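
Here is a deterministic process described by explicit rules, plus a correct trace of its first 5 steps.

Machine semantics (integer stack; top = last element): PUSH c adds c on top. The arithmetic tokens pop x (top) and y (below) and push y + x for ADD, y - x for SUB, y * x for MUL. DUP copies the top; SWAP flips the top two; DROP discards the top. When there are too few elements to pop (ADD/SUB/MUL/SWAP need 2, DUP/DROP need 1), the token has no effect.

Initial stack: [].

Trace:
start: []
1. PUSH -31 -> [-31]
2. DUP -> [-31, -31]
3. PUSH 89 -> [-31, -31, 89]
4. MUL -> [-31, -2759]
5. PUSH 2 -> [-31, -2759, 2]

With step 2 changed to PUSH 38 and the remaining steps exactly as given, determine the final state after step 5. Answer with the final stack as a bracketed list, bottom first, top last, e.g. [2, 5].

(re-executing from step 2 with the substitution; state before step 2: [-31])
2. PUSH 38 -> [-31, 38]
3. PUSH 89 -> [-31, 38, 89]
4. MUL -> [-31, 3382]
5. PUSH 2 -> [-31, 3382, 2]

[-31, 3382, 2]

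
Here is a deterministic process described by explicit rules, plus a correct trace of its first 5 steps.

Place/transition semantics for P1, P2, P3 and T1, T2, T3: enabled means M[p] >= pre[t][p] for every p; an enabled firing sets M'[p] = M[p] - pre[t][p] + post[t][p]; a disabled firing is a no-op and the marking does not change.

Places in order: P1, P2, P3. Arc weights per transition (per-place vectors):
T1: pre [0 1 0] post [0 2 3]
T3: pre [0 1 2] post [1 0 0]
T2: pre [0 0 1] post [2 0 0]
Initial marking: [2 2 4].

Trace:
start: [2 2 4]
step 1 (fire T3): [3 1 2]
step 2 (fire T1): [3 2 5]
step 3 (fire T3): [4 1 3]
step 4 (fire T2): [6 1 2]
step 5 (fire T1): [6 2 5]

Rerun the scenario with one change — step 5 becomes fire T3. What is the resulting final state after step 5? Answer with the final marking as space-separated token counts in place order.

7 0 0

(re-executing from step 5 with the substitution; state before step 5: [6 1 2])
step 5 (fire T3): [7 0 0]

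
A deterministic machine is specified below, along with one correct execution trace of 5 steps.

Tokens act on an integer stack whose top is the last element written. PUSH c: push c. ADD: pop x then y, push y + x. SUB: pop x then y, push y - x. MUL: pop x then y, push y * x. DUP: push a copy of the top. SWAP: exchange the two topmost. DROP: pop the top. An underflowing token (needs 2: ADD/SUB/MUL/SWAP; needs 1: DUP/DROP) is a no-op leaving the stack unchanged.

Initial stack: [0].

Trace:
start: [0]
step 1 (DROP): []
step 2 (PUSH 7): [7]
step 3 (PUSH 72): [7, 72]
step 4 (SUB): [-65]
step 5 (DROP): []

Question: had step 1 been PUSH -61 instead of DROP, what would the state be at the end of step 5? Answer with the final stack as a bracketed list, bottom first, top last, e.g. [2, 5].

[0, -61]

(re-executing from step 1 with the substitution; state before step 1: [0])
step 1 (PUSH -61): [0, -61]
step 2 (PUSH 7): [0, -61, 7]
step 3 (PUSH 72): [0, -61, 7, 72]
step 4 (SUB): [0, -61, -65]
step 5 (DROP): [0, -61]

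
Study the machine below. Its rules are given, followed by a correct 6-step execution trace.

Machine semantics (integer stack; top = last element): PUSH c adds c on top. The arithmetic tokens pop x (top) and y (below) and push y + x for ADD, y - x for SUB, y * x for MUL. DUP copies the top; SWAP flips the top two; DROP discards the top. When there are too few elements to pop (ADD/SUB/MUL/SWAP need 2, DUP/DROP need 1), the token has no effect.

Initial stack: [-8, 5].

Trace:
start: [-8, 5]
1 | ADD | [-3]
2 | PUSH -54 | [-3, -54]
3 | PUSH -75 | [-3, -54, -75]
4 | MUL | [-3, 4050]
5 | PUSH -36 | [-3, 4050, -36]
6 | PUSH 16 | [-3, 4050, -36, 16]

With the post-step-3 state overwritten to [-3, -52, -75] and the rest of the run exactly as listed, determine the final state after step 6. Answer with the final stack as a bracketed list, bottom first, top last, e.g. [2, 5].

[-3, 3900, -36, 16]

state after step 3 := [-3, -52, -75]
4 | MUL | [-3, 3900]
5 | PUSH -36 | [-3, 3900, -36]
6 | PUSH 16 | [-3, 3900, -36, 16]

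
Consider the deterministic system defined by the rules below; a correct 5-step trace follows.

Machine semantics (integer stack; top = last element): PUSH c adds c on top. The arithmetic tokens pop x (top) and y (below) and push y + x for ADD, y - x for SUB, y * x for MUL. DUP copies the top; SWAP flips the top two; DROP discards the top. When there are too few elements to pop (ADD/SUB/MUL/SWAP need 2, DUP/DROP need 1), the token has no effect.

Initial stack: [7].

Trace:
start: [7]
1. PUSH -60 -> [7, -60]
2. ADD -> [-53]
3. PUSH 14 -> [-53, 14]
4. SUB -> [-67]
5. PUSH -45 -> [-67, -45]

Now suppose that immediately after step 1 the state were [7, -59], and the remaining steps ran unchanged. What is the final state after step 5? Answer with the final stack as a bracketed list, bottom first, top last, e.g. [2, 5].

state after step 1 := [7, -59]
2. ADD -> [-52]
3. PUSH 14 -> [-52, 14]
4. SUB -> [-66]
5. PUSH -45 -> [-66, -45]

[-66, -45]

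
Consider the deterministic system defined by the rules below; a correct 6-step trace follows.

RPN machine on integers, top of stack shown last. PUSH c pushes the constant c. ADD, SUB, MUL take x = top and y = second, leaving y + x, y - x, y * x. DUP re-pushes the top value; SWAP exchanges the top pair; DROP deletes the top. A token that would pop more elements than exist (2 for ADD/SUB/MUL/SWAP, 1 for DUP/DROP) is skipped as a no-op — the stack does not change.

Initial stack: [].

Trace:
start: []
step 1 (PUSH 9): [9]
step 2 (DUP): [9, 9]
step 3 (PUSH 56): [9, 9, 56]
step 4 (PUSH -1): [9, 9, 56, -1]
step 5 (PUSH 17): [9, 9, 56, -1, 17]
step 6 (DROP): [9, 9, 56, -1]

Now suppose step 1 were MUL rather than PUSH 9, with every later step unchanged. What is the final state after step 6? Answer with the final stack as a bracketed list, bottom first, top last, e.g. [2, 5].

(re-executing from step 1 with the substitution; state before step 1: [])
step 1 (MUL): []
step 2 (DUP): []
step 3 (PUSH 56): [56]
step 4 (PUSH -1): [56, -1]
step 5 (PUSH 17): [56, -1, 17]
step 6 (DROP): [56, -1]

[56, -1]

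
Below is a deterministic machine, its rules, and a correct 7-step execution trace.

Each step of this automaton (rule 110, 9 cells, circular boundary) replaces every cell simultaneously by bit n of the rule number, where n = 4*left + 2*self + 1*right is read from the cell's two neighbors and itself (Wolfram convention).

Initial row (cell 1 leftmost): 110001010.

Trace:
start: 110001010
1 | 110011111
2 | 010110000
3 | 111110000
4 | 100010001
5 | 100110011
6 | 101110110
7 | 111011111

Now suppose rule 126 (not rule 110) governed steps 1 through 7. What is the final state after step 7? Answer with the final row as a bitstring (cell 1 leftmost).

111011111

(re-executing steps 1..7 under rule 126; state before step 1: 110001010)
1 | 111011111
2 | 001110000
3 | 011011000
4 | 111111100
5 | 100000111
6 | 110001100
7 | 111011111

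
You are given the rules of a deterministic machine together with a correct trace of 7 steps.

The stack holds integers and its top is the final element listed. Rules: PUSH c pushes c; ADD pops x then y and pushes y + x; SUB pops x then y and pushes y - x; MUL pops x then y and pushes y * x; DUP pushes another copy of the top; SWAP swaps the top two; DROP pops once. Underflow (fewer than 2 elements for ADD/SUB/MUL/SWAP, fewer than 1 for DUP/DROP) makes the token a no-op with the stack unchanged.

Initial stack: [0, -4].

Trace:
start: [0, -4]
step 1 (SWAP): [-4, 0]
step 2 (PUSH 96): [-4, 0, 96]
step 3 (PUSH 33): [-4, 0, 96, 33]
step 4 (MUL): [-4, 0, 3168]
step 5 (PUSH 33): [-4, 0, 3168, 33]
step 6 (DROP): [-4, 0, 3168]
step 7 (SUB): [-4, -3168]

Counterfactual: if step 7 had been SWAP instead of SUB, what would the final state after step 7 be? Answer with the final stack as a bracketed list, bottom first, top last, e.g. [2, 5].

[-4, 3168, 0]

(re-executing from step 7 with the substitution; state before step 7: [-4, 0, 3168])
step 7 (SWAP): [-4, 3168, 0]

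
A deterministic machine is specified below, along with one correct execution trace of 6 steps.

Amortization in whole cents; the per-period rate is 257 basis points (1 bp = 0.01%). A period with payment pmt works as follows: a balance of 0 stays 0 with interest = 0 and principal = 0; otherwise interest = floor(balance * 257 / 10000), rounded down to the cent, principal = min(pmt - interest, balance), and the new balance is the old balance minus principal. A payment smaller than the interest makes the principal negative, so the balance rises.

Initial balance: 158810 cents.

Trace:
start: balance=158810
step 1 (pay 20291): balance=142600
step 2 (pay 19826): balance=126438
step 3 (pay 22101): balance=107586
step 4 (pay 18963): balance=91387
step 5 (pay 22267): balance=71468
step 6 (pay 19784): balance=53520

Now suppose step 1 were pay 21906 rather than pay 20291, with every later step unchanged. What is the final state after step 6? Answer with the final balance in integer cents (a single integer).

(re-executing from step 1 with the substitution; state before step 1: balance=158810)
step 1 (pay 21906): balance=140985
step 2 (pay 19826): balance=124782
step 3 (pay 22101): balance=105887
step 4 (pay 18963): balance=89645
step 5 (pay 22267): balance=69681
step 6 (pay 19784): balance=51687

51687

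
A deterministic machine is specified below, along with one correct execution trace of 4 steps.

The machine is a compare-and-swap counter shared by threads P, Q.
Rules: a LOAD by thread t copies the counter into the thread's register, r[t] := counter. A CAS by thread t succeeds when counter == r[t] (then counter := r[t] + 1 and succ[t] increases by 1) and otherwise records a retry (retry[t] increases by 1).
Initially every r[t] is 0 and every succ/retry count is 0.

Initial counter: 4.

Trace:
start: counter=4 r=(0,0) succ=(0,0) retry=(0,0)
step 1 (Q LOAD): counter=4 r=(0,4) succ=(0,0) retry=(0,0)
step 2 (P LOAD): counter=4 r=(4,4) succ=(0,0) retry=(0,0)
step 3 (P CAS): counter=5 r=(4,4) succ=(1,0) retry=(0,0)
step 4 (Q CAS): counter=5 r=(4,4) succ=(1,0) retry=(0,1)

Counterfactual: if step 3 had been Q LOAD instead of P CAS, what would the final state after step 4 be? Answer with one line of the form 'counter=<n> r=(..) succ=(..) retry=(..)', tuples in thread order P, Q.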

-.-.-

(TASK STATEMENT) Look above for the line holding "step 2 (PUSH 7): [7]" and the line holding "5. PUSH -45 -> [-67, -45]". Retype both, and every line between them, word for word and nothing else.

(SOLVED EXERCISE)
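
step 2 (PUSH 7): [7]
step 3 (PUSH 72): [7, 72]
step 4 (SUB): [-65]
step 5 (DROP): []

Question: had step 1 been PUSH -61 instead of DROP, what would the state be at the end of step 5? Answer with the final stack as a bracketed list, bottom first, top last, e.g. [2, 5].

[0, -61]

(re-executing from step 1 with the substitution; state before step 1: [0])
step 1 (PUSH -61): [0, -61]
step 2 (PUSH 7): [0, -61, 7]
step 3 (PUSH 72): [0, -61, 7, 72]
step 4 (SUB): [0, -61, -65]
step 5 (DROP): [0, -61]

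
Study the machine below. Its rules are given, followed by a correct 6-step execution trace.

Machine semantics (integer stack; top = last element): PUSH c adds c on top. The arithmetic tokens pop x (top) and y (below) and push y + x for ADD, y - x for SUB, y * x for MUL. DUP copies the top; SWAP flips the top two; DROP discards the top. When there are too few elements to pop (ADD/SUB/MUL/SWAP need 2, DUP/DROP need 1), the token has no effect.

Initial stack: [-8, 5].

Trace:
start: [-8, 5]
1 | ADD | [-3]
2 | PUSH -54 | [-3, -54]
3 | PUSH -75 | [-3, -54, -75]
4 | MUL | [-3, 4050]
5 | PUSH -36 | [-3, 4050, -36]
6 | PUSH 16 | [-3, 4050, -36, 16]

With the post-step-3 state overwritten to [-3, -52, -75] and the rest of the run exactly as listed, determine the final state after step 6. Answer with the final stack as a bracketed list, bottom first, top last, e.g. [2, 5].

[-3, 3900, -36, 16]

state after step 3 := [-3, -52, -75]
4 | MUL | [-3, 3900]
5 | PUSH -36 | [-3, 3900, -36]
6 | PUSH 16 | [-3, 3900, -36, 16]

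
Consider the deterministic system defined by the rules below; a correct 5-step trace follows.

Machine semantics (integer stack; top = last element): PUSH c adds c on top. The arithmetic tokens pop x (top) and y (below) and push y + x for ADD, y - x for SUB, y * x for MUL. DUP copies the top; SWAP flips the top two; DROP discards the top. When there are too few elements to pop (ADD/SUB/MUL/SWAP need 2, DUP/DROP need 1), the token has no effect.

Initial stack: [7].

Trace:
start: [7]
1. PUSH -60 -> [7, -60]
2. ADD -> [-53]
3. PUSH 14 -> [-53, 14]
4. SUB -> [-67]
5. PUSH -45 -> [-67, -45]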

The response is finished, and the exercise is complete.